■ Work order
Please take the records that follow and repeat exactly the lines starting with the line with "Predecessors | a | m | b |" and going on through the line with "Compute the total".

■ Dataset entries
---
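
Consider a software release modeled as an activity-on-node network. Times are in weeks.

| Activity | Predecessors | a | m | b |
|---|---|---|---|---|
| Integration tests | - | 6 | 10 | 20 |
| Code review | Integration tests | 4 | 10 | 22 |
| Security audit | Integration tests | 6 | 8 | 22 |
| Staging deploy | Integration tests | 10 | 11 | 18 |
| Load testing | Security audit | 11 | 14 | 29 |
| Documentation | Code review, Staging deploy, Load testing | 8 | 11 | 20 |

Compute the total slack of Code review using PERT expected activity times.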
---
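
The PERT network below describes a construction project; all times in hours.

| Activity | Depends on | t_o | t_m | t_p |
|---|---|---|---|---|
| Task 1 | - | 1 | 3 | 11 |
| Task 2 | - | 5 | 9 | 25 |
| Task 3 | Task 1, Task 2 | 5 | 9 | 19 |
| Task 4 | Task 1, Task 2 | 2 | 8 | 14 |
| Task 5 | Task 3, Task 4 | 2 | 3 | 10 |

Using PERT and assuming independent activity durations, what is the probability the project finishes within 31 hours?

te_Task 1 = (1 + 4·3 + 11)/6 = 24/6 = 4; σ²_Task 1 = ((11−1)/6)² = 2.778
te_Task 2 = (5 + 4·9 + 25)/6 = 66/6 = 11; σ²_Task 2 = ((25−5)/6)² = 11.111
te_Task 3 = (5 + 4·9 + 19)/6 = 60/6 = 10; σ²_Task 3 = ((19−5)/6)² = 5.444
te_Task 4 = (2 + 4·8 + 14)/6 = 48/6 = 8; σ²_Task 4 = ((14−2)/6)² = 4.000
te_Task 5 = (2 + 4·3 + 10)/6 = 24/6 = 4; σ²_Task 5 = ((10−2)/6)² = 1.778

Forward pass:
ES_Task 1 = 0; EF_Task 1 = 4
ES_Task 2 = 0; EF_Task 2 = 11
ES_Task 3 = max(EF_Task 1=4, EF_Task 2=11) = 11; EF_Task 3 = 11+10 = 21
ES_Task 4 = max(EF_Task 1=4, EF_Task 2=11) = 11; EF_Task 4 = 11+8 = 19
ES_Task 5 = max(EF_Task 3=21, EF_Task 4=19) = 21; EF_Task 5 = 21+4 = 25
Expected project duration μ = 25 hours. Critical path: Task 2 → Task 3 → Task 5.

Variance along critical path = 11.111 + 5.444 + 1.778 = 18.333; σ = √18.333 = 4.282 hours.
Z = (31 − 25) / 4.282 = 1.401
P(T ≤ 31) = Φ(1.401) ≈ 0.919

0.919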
---
■ Reply to the task
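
| Activity | Predecessors | a | m | b |
|---|---|---|---|---|
| Integration tests | - | 6 | 10 | 20 |
| Code review | Integration tests | 4 | 10 | 22 |
| Security audit | Integration tests | 6 | 8 | 22 |
| Staging deploy | Integration tests | 10 | 11 | 18 |
| Load testing | Security audit | 11 | 14 | 29 |
| Documentation | Code review, Staging deploy, Load testing | 8 | 11 | 20 |

Compute the total slack of Code review using PERT expected activity times.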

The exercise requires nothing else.